======== THE DATA ========

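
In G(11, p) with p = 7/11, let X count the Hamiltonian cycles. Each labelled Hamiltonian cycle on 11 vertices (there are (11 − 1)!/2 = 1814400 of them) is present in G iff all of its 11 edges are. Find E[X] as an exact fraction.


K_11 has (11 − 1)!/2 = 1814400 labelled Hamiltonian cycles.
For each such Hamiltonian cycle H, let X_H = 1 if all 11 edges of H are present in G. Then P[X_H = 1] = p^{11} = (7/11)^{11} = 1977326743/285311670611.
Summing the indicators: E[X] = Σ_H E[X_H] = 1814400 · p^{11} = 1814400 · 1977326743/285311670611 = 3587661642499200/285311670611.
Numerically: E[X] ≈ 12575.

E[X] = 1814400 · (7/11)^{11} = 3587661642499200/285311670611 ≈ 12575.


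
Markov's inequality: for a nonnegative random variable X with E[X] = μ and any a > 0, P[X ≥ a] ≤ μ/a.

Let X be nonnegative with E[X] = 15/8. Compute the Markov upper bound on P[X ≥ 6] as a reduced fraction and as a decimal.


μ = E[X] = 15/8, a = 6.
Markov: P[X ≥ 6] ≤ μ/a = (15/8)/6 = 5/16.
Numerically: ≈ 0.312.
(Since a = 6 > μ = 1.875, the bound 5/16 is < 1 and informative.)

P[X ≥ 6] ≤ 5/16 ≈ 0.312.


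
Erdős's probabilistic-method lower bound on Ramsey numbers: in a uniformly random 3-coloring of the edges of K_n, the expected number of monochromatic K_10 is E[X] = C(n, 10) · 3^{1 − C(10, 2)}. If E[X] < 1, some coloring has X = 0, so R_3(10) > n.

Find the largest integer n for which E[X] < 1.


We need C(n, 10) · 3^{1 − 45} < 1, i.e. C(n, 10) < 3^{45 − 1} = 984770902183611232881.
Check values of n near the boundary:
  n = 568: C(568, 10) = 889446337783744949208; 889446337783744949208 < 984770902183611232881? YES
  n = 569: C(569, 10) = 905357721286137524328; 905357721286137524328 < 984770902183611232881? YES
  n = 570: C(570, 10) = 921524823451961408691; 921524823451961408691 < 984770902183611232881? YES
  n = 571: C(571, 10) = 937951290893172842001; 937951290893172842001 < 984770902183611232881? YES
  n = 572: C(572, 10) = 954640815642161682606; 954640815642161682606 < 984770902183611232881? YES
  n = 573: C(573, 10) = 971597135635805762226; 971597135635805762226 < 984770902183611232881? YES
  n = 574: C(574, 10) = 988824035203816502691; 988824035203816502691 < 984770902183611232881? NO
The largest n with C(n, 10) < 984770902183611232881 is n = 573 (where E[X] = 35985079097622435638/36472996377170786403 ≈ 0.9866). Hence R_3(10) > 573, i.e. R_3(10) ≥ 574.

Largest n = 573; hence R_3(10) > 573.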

========
======== THE DATA ========

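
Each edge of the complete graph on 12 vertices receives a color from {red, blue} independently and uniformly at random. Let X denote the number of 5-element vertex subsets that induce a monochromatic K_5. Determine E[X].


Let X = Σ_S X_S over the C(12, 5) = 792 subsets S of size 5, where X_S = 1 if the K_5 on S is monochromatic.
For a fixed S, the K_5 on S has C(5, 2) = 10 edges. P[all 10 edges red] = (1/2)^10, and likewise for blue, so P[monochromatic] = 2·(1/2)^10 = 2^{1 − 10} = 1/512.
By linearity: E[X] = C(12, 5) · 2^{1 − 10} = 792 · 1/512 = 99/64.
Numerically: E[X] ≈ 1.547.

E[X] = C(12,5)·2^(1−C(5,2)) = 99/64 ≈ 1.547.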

========

**YOUR TASK**
Give back exactly the lines above starting at the line where "In G(11, p)" appears and ending at the line where "Erdős's probabilistic-method lower" appears, both included, with no other lines.

**SOLUTION TO THIS EXERCISE**
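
In G(11, p) with p = 7/11, let X count the Hamiltonian cycles. Each labelled Hamiltonian cycle on 11 vertices (there are (11 − 1)!/2 = 1814400 of them) is present in G iff all of its 11 edges are. Find E[X] as an exact fraction.


K_11 has (11 − 1)!/2 = 1814400 labelled Hamiltonian cycles.
For each such Hamiltonian cycle H, let X_H = 1 if all 11 edges of H are present in G. Then P[X_H = 1] = p^{11} = (7/11)^{11} = 1977326743/285311670611.
Summing the indicators: E[X] = Σ_H E[X_H] = 1814400 · p^{11} = 1814400 · 1977326743/285311670611 = 3587661642499200/285311670611.
Numerically: E[X] ≈ 12575.

E[X] = 1814400 · (7/11)^{11} = 3587661642499200/285311670611 ≈ 12575.


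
Markov's inequality: for a nonnegative random variable X with E[X] = μ and any a > 0, P[X ≥ a] ≤ μ/a.

Let X be nonnegative with E[X] = 15/8. Compute the Markov upper bound on P[X ≥ 6] as a reduced fraction and as a decimal.


μ = E[X] = 15/8, a = 6.
Markov: P[X ≥ 6] ≤ μ/a = (15/8)/6 = 5/16.
Numerically: ≈ 0.312.
(Since a = 6 > μ = 1.875, the bound 5/16 is < 1 and informative.)

P[X ≥ 6] ≤ 5/16 ≈ 0.312.


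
Erdős's probabilistic-method lower bound on Ramsey numbers: in a uniformly random 3-coloring of the edges of K_n, the expected number of monochromatic K_10 is E[X] = C(n, 10) · 3^{1 − C(10, 2)}. If E[X] < 1, some coloring has X = 0, so R_3(10) > n.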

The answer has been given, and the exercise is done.